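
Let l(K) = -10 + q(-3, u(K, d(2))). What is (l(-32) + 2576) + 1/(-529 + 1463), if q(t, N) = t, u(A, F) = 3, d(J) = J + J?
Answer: 2393843/934 ≈ 2563.0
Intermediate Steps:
d(J) = 2*J
l(K) = -13 (l(K) = -10 - 3 = -13)
(l(-32) + 2576) + 1/(-529 + 1463) = (-13 + 2576) + 1/(-529 + 1463) = 2563 + 1/934 = 2393843/934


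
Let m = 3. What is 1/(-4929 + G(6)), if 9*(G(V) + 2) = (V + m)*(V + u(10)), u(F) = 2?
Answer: -1/4923 ≈ -0.00020313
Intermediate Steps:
G(V) = -2 + (2 + V)*(3 + V)/9 (G(V) = -2 + ((V + 3)*(V + 2))/9 = -2 + ((3 + V)*(2 + V))/9 = -2 + ((2 + V)*(3 + V))/9 = -2 + (2 + V)*(3 + V)/9)
1/(-4929 + G(6)) = 1/(-4929 + (-4/3 + (⅑)*6² + (5/9)*6)) = 1/(-4929 + (-4/3 + (⅑)*36 + 10/3)) = 1/(-4929 + (-4/3 + 4 + 10/3)) = 1/(-4929 + 6) = 1/(-4923) = -1/4923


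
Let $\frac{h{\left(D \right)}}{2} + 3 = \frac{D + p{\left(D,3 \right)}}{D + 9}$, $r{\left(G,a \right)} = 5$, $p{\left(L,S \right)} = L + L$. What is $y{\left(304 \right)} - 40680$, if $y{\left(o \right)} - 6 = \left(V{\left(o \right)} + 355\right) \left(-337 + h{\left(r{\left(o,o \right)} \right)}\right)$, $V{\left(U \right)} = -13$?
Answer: $- \frac{1100730}{7} \approx -1.5725 \cdot 10^{5}$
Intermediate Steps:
$p{\left(L,S \right)} = 2 L$
$h{\left(D \right)} = -6 + \frac{6 D}{9 + D}$ ($h{\left(D \right)} = -6 + 2 \frac{D + 2 D}{D + 9} = -6 + 2 \frac{3 D}{9 + D} = -6 + \frac{6 D}{9 + D}$)
$y{\left(o \right)} = - \frac{815970}{7}$ ($y{\left(o \right)} = 6 + \left(-13 + 355\right) \left(-337 - \frac{54}{9 + 5}\right) = 6 + 342 \left(-337 - \frac{54}{14}\right) = 6 + 342 \left(-337 - \frac{27}{7}\right) = 6 + 342 \left(- \frac{2386}{7}\right) = 6 - \frac{816012}{7} = - \frac{815970}{7}$)
$y{\left(304 \right)} - 40680 = - \frac{815970}{7} - 40680 = - \frac{1100730}{7}$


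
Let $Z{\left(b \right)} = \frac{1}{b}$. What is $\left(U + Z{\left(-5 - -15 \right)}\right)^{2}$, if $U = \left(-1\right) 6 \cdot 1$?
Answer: $\frac{3481}{100} \approx 34.81$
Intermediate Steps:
$U = -6$ ($U = \left(-6\right) 1 = -6$)
$\left(U + Z{\left(-5 - -15 \right)}\right)^{2} = \left(-6 + \frac{1}{-5 - -15}\right)^{2} = \left(-6 + \frac{1}{-5 + 15}\right)^{2} = \left(-6 + \frac{1}{10}\right)^{2} = \left(- \frac{59}{10}\right)^{2} = \frac{3481}{100}$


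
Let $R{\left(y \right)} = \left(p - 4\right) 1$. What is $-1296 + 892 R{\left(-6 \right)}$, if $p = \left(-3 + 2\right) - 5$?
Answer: $-10216$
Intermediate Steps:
$p = -6$ ($p = -1 - 5 = -6$)
$R{\left(y \right)} = -10$ ($R{\left(y \right)} = \left(-6 - 4\right) 1 = \left(-10\right) 1 = -10$)
$-1296 + 892 R{\left(-6 \right)} = -1296 + 892 \left(-10\right) = -1296 - 8920 = -10216$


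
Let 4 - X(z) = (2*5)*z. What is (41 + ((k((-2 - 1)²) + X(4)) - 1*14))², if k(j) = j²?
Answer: 5184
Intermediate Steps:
X(z) = 4 - 10*z (X(z) = 4 - 2*5*z = 4 - 10*z)
(41 + ((k((-2 - 1)²) + X(4)) - 1*14))² = (41 + ((((-2 - 1)²)² + (4 - 10*4)) - 1*14))² = (41 + ((((-3)²)² + (4 - 40)) - 14))² = (41 + ((9² - 36) - 14))² = (41 + ((81 - 36) - 14))² = (41 + (45 - 14))² = (41 + 31)² = 72² = 5184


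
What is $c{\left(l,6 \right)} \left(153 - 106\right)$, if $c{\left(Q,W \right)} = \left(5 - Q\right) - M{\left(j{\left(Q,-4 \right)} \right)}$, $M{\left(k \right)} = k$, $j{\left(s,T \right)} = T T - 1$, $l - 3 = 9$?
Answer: $-1034$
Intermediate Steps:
$l = 12$ ($l = 3 + 9 = 12$)
$j{\left(s,T \right)} = -1 + T^{2}$ ($j{\left(s,T \right)} = T^{2} - 1 = -1 + T^{2}$)
$c{\left(Q,W \right)} = -10 - Q$ ($c{\left(Q,W \right)} = \left(5 - Q\right) - \left(-1 + \left(-4\right)^{2}\right) = \left(5 - Q\right) - \left(-1 + 16\right) = \left(5 - Q\right) - 15 = -10 - Q$)
$c{\left(l,6 \right)} \left(153 - 106\right) = \left(-10 - 12\right) \left(153 - 106\right) = \left(-10 - 12\right) 47 = \left(-22\right) 47 = -1034$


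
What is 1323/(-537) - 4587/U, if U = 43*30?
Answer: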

-------------------------

_Your objective_
Would you output every entry exactly as it was written?

_Solution below_
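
Let l(K) = -10 + q(-3, u(K, d(2))). What is (l(-32) + 2576) + 1/(-529 + 1463), if q(t, N) = t, u(A, F) = 3, d(J) = J + J?
Answer: 2393843/934 ≈ 2563.0
Intermediate Steps:
d(J) = 2*J
l(K) = -13 (l(K) = -10 - 3 = -13)
(l(-32) + 2576) + 1/(-529 + 1463) = (-13 + 2576) + 1/(-529 + 1463) = 2563 + 1/934 = 2393843/934


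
Let m = 3. What is 1/(-4929 + G(6)), if 9*(G(V) + 2) = (V + m)*(V + u(10)), u(F) = 2?
Answer: -1/4923 ≈ -0.00020313
Intermediate Steps:
G(V) = -2 + (2 + V)*(3 + V)/9 (G(V) = -2 + ((V + 3)*(V + 2))/9 = -2 + ((3 + V)*(2 + V))/9 = -2 + ((2 + V)*(3 + V))/9 = -2 + (2 + V)*(3 + V)/9)
1/(-4929 + G(6)) = 1/(-4929 + (-4/3 + (⅑)*6² + (5/9)*6)) = 1/(-4929 + (-4/3 + (⅑)*36 + 10/3)) = 1/(-4929 + (-4/3 + 4 + 10/3)) = 1/(-4929 + 6) = 1/(-4923) = -1/4923


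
Let $\frac{h{\left(D \right)}}{2} + 3 = \frac{D + p{\left(D,3 \right)}}{D + 9}$, $r{\left(G,a \right)} = 5$, $p{\left(L,S \right)} = L + L$. What is $y{\left(304 \right)} - 40680$, if $y{\left(o \right)} - 6 = \left(V{\left(o \right)} + 355\right) \left(-337 + h{\left(r{\left(o,o \right)} \right)}\right)$, $V{\left(U \right)} = -13$?
Answer: $- \frac{1100730}{7} \approx -1.5725 \cdot 10^{5}$
Intermediate Steps:
$p{\left(L,S \right)} = 2 L$
$h{\left(D \right)} = -6 + \frac{6 D}{9 + D}$ ($h{\left(D \right)} = -6 + 2 \frac{D + 2 D}{D + 9} = -6 + 2 \frac{3 D}{9 + D} = -6 + \frac{6 D}{9 + D}$)
$y{\left(o \right)} = - \frac{815970}{7}$ ($y{\left(o \right)} = 6 + \left(-13 + 355\right) \left(-337 - \frac{54}{9 + 5}\right) = 6 + 342 \left(-337 - \frac{54}{14}\right) = 6 + 342 \left(-337 - \frac{27}{7}\right) = 6 + 342 \left(- \frac{2386}{7}\right) = 6 - \frac{816012}{7} = - \frac{815970}{7}$)
$y{\left(304 \right)} - 40680 = - \frac{815970}{7} - 40680 = - \frac{1100730}{7}$


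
Let $Z{\left(b \right)} = \frac{1}{b}$. What is $\left(U + Z{\left(-5 - -15 \right)}\right)^{2}$, if $U = \left(-1\right) 6 \cdot 1$?
Answer: $\frac{3481}{100} \approx 34.81$
Intermediate Steps:
$U = -6$ ($U = \left(-6\right) 1 = -6$)
$\left(U + Z{\left(-5 - -15 \right)}\right)^{2} = \left(-6 + \frac{1}{-5 - -15}\right)^{2} = \left(-6 + \frac{1}{-5 + 15}\right)^{2} = \left(-6 + \frac{1}{10}\right)^{2} = \left(- \frac{59}{10}\right)^{2} = \frac{3481}{100}$


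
Let $R{\left(y \right)} = \left(p - 4\right) 1$. What is $-1296 + 892 R{\left(-6 \right)}$, if $p = \left(-3 + 2\right) - 5$?
Answer: $-10216$
Intermediate Steps:
$p = -6$ ($p = -1 - 5 = -6$)
$R{\left(y \right)} = -10$ ($R{\left(y \right)} = \left(-6 - 4\right) 1 = \left(-10\right) 1 = -10$)
$-1296 + 892 R{\left(-6 \right)} = -1296 + 892 \left(-10\right) = -1296 - 8920 = -10216$


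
Let 4 - X(z) = (2*5)*z. What is (41 + ((k((-2 - 1)²) + X(4)) - 1*14))², if k(j) = j²?
Answer: 5184
Intermediate Steps:
X(z) = 4 - 10*z (X(z) = 4 - 2*5*z = 4 - 10*z)
(41 + ((k((-2 - 1)²) + X(4)) - 1*14))² = (41 + ((((-2 - 1)²)² + (4 - 10*4)) - 1*14))² = (41 + ((((-3)²)² + (4 - 40)) - 14))² = (41 + ((9² - 36) - 14))² = (41 + ((81 - 36) - 14))² = (41 + (45 - 14))² = (41 + 31)² = 72² = 5184


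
What is $c{\left(l,6 \right)} \left(153 - 106\right)$, if $c{\left(Q,W \right)} = \left(5 - Q\right) - M{\left(j{\left(Q,-4 \right)} \right)}$, $M{\left(k \right)} = k$, $j{\left(s,T \right)} = T T - 1$, $l - 3 = 9$?
Answer: $-1034$
Intermediate Steps:
$l = 12$ ($l = 3 + 9 = 12$)
$j{\left(s,T \right)} = -1 + T^{2}$ ($j{\left(s,T \right)} = T^{2} - 1 = -1 + T^{2}$)
$c{\left(Q,W \right)} = -10 - Q$ ($c{\left(Q,W \right)} = \left(5 - Q\right) - \left(-1 + \left(-4\right)^{2}\right) = \left(5 - Q\right) - \left(-1 + 16\right) = \left(5 - Q\right) - 15 = -10 - Q$)
$c{\left(l,6 \right)} \left(153 - 106\right) = \left(-10 - 12\right) \left(153 - 106\right) = \left(-10 - 12\right) 47 = \left(-22\right) 47 = -1034$


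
What is 1323/(-537) - 4587/U, if U = 43*30?
Answer: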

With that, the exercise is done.